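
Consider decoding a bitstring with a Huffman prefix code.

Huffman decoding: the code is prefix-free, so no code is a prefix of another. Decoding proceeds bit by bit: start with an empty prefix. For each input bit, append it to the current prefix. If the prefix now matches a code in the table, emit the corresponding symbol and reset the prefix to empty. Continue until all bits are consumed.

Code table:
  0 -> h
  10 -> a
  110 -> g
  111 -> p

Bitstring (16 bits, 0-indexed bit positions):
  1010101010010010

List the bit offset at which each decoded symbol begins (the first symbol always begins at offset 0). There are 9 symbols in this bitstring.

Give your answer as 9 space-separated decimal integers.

Bit 0: prefix='1' (no match yet)
Bit 1: prefix='10' -> emit 'a', reset
Bit 2: prefix='1' (no match yet)
Bit 3: prefix='10' -> emit 'a', reset
Bit 4: prefix='1' (no match yet)
Bit 5: prefix='10' -> emit 'a', reset
Bit 6: prefix='1' (no match yet)
Bit 7: prefix='10' -> emit 'a', reset
Bit 8: prefix='1' (no match yet)
Bit 9: prefix='10' -> emit 'a', reset
Bit 10: prefix='0' -> emit 'h', reset
Bit 11: prefix='1' (no match yet)
Bit 12: prefix='10' -> emit 'a', reset
Bit 13: prefix='0' -> emit 'h', reset
Bit 14: prefix='1' (no match yet)
Bit 15: prefix='10' -> emit 'a', reset

Answer: 0 2 4 6 8 10 11 13 14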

— ASSIGNMENT —
Would you please repeat the lines from the one with "List the bit" through the last line of the listing above, exactly and with nothing else?

— EXERCISE ANSWER —
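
List the bit offset at which each decoded symbol begins (the first symbol always begins at offset 0). There are 9 symbols in this bitstring.

Give your answer as 9 space-separated decimal integers.

Bit 0: prefix='1' (no match yet)
Bit 1: prefix='10' -> emit 'a', reset
Bit 2: prefix='1' (no match yet)
Bit 3: prefix='10' -> emit 'a', reset
Bit 4: prefix='1' (no match yet)
Bit 5: prefix='10' -> emit 'a', reset
Bit 6: prefix='1' (no match yet)
Bit 7: prefix='10' -> emit 'a', reset
Bit 8: prefix='1' (no match yet)
Bit 9: prefix='10' -> emit 'a', reset
Bit 10: prefix='0' -> emit 'h', reset
Bit 11: prefix='1' (no match yet)
Bit 12: prefix='10' -> emit 'a', reset
Bit 13: prefix='0' -> emit 'h', reset
Bit 14: prefix='1' (no match yet)
Bit 15: prefix='10' -> emit 'a', reset

Answer: 0 2 4 6 8 10 11 13 14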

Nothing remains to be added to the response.